HOW TO COMPLETE THIS TASK: Among the entries below, one stretch runs from the line that contains "Seq ::= Seq ',' Item | Item" through the line that contains "num + num @ c + num". Repeat that stretch exactly, ends included, and only that.

⁂

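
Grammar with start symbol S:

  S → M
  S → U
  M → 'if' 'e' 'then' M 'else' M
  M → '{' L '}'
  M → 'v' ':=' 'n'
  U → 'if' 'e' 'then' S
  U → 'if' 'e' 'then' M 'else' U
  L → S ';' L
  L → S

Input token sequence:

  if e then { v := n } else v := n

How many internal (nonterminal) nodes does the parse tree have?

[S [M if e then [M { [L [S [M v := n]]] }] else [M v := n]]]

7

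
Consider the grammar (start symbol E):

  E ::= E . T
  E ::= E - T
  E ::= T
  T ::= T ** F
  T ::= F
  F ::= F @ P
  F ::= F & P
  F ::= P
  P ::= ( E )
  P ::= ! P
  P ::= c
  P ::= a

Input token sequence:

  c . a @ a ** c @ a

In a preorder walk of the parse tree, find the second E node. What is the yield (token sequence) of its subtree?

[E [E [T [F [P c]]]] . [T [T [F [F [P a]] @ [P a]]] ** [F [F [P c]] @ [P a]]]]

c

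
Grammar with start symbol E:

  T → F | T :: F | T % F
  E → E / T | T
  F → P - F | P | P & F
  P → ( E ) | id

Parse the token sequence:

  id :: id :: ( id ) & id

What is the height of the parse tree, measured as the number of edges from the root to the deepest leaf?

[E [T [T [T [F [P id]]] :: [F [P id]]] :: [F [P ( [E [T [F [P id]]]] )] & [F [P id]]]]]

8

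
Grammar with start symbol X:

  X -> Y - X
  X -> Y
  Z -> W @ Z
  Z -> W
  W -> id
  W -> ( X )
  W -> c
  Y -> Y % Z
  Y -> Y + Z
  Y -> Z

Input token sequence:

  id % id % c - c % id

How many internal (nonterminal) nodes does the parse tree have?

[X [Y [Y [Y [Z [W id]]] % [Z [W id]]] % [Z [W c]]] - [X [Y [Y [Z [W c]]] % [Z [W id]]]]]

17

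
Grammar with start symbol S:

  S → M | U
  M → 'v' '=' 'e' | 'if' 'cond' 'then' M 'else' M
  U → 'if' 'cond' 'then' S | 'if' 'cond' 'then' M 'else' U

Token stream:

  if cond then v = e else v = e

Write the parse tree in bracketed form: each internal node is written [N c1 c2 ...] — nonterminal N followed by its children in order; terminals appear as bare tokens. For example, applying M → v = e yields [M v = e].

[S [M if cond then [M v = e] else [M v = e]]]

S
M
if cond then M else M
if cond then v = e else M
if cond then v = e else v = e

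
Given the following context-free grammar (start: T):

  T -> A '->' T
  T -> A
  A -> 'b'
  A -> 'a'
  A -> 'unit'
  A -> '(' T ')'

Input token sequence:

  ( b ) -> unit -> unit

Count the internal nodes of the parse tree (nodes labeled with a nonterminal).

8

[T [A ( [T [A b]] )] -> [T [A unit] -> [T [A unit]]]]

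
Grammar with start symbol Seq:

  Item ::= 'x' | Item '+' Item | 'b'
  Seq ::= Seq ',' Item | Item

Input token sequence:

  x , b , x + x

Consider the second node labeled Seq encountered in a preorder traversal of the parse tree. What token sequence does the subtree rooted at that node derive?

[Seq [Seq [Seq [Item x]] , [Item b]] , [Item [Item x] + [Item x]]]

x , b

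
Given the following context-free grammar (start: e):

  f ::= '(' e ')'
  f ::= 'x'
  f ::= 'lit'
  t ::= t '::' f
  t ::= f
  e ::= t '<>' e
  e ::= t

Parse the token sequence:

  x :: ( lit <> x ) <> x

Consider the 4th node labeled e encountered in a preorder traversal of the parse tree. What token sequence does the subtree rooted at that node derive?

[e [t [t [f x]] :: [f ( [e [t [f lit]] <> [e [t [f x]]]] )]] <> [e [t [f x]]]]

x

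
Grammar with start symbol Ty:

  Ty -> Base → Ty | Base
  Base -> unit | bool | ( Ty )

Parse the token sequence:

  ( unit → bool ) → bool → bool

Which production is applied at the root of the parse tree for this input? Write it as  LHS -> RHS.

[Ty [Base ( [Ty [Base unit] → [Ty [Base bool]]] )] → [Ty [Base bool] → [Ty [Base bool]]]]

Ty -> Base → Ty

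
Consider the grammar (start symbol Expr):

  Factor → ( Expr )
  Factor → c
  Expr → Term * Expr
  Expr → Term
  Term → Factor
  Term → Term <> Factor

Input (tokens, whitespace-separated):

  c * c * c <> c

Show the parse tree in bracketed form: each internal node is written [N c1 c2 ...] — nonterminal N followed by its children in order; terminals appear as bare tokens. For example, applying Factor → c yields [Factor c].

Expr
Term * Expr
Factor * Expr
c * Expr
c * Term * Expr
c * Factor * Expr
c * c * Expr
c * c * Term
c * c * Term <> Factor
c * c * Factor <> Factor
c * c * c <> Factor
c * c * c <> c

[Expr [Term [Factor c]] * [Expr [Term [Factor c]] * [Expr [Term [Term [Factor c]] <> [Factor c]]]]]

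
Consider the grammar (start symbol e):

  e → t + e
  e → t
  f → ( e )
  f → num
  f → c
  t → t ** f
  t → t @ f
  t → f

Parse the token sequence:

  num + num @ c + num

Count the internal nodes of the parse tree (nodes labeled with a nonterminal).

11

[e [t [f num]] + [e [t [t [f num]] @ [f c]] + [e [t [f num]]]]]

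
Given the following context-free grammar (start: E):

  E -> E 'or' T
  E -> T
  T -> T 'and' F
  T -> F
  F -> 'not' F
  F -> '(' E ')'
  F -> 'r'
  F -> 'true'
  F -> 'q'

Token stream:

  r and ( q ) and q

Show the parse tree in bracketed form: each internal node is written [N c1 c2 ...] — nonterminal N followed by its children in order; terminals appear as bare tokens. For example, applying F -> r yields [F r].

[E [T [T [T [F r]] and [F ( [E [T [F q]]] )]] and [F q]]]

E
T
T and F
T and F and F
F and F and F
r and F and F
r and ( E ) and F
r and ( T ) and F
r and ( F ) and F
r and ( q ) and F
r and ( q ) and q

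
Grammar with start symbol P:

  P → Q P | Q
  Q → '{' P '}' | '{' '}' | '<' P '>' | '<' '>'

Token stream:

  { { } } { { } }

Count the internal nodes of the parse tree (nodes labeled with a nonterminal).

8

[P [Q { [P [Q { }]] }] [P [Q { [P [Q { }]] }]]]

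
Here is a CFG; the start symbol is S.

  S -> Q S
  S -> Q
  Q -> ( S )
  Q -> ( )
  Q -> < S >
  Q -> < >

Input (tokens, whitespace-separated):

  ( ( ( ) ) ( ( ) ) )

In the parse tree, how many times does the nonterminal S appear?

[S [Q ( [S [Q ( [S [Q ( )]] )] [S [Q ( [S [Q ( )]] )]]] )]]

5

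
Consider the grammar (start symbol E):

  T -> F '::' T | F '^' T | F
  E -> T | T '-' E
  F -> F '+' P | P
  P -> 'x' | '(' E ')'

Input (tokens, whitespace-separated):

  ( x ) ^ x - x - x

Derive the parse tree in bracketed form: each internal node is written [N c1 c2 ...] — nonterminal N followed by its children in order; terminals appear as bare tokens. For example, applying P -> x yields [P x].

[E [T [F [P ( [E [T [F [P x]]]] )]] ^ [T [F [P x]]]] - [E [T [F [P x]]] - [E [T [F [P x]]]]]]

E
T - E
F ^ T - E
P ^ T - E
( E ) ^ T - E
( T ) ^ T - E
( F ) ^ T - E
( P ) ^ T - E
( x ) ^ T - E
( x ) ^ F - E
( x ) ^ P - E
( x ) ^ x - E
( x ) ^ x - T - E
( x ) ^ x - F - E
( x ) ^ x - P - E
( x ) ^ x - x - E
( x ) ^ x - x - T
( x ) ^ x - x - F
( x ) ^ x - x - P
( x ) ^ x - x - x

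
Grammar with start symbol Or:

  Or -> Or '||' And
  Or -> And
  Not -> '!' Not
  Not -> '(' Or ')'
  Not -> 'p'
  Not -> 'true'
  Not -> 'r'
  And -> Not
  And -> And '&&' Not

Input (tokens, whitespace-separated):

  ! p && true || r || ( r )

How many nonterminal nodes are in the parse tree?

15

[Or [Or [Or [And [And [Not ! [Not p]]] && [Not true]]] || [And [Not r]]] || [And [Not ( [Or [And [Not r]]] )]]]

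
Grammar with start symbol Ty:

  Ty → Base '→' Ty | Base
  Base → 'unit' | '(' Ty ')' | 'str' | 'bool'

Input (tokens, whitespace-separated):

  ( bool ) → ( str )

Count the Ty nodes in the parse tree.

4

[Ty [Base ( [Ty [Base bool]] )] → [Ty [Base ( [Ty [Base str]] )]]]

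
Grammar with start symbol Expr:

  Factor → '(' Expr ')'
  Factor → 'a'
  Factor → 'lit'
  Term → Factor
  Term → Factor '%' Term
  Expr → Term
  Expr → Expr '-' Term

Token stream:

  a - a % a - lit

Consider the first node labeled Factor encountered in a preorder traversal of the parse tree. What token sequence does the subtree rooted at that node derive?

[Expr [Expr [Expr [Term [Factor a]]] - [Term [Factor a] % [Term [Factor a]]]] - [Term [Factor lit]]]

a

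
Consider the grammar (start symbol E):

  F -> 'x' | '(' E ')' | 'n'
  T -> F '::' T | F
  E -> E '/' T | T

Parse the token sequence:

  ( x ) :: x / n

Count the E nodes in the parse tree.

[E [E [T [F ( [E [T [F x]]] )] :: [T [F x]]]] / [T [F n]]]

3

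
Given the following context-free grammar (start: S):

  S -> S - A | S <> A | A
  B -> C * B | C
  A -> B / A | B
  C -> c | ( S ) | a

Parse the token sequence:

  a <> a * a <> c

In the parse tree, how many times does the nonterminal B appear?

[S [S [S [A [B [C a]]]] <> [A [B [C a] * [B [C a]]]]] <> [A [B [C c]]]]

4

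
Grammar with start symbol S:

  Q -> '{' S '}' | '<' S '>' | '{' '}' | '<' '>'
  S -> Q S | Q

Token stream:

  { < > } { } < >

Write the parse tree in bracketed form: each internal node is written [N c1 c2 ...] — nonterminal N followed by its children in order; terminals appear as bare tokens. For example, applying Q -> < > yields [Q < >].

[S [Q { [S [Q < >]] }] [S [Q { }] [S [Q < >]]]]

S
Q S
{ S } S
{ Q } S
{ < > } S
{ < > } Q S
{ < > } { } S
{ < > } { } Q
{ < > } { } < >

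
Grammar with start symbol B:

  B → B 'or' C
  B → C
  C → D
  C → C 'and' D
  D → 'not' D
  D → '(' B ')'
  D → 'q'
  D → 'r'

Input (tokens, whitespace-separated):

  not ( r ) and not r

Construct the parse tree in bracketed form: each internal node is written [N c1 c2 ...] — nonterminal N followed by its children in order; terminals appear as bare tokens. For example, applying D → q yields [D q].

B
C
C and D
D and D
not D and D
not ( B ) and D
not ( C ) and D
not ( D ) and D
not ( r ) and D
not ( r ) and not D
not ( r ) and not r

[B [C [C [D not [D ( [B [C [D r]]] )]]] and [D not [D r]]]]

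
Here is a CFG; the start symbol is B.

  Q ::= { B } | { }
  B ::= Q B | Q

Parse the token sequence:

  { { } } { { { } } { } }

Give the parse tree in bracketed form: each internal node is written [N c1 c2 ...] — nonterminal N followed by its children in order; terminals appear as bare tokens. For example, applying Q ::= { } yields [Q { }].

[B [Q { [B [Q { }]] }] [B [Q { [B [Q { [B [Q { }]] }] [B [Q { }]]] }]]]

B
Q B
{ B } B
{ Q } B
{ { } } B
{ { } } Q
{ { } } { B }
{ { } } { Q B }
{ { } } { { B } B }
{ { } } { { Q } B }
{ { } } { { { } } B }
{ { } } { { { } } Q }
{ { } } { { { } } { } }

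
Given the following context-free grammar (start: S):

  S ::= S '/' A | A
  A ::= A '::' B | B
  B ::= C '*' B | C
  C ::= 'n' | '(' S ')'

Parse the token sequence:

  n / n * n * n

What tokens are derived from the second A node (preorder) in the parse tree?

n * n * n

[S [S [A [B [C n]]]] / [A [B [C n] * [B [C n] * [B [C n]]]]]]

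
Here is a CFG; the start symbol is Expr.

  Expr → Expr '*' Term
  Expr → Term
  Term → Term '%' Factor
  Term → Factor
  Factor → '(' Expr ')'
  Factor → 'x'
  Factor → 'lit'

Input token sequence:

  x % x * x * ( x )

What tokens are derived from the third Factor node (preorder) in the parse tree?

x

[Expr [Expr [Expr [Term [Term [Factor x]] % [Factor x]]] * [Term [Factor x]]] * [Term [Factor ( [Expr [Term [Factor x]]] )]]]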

⁂

EXPECTED ANSWER:
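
  Seq ::= Seq ',' Item | Item

Input token sequence:

  x , b , x + x

Consider the second node labeled Seq encountered in a preorder traversal of the parse tree. What token sequence does the subtree rooted at that node derive?

[Seq [Seq [Seq [Item x]] , [Item b]] , [Item [Item x] + [Item x]]]

x , b

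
Given the following context-free grammar (start: e):

  f ::= '(' e ')'
  f ::= 'x'
  f ::= 'lit'
  t ::= t '::' f
  t ::= f
  e ::= t '<>' e
  e ::= t

Parse the token sequence:

  x :: ( lit <> x ) <> x

Consider the 4th node labeled e encountered in a preorder traversal of the parse tree. What token sequence does the subtree rooted at that node derive?

[e [t [t [f x]] :: [f ( [e [t [f lit]] <> [e [t [f x]]]] )]] <> [e [t [f x]]]]

x

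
Grammar with start symbol Ty:

  Ty -> Base → Ty | Base
  Base -> unit | bool | ( Ty )

Parse the token sequence:

  ( unit → bool ) → bool → bool

Which production is applied at the root of the parse tree for this input? Write it as  LHS -> RHS.

[Ty [Base ( [Ty [Base unit] → [Ty [Base bool]]] )] → [Ty [Base bool] → [Ty [Base bool]]]]

Ty -> Base → Ty

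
Consider the grammar (start symbol Expr):

  Factor → ( Expr )
  Factor → c
  Expr → Term * Expr
  Expr → Term
  Term → Factor
  Term → Term <> Factor

Input (tokens, whitespace-separated):

  c * c * c <> c

Show the parse tree in bracketed form: each internal node is written [N c1 c2 ...] — nonterminal N followed by its children in order; terminals appear as bare tokens. For example, applying Factor → c yields [Factor c].

Expr
Term * Expr
Factor * Expr
c * Expr
c * Term * Expr
c * Factor * Expr
c * c * Expr
c * c * Term
c * c * Term <> Factor
c * c * Factor <> Factor
c * c * c <> Factor
c * c * c <> c

[Expr [Term [Factor c]] * [Expr [Term [Factor c]] * [Expr [Term [Term [Factor c]] <> [Factor c]]]]]

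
Consider the grammar (start symbol e):

  e → t + e
  e → t
  f → ( e )
  f → num
  f → c
  t → t ** f
  t → t @ f
  t → f

Parse the token sequence:

  num + num @ c + num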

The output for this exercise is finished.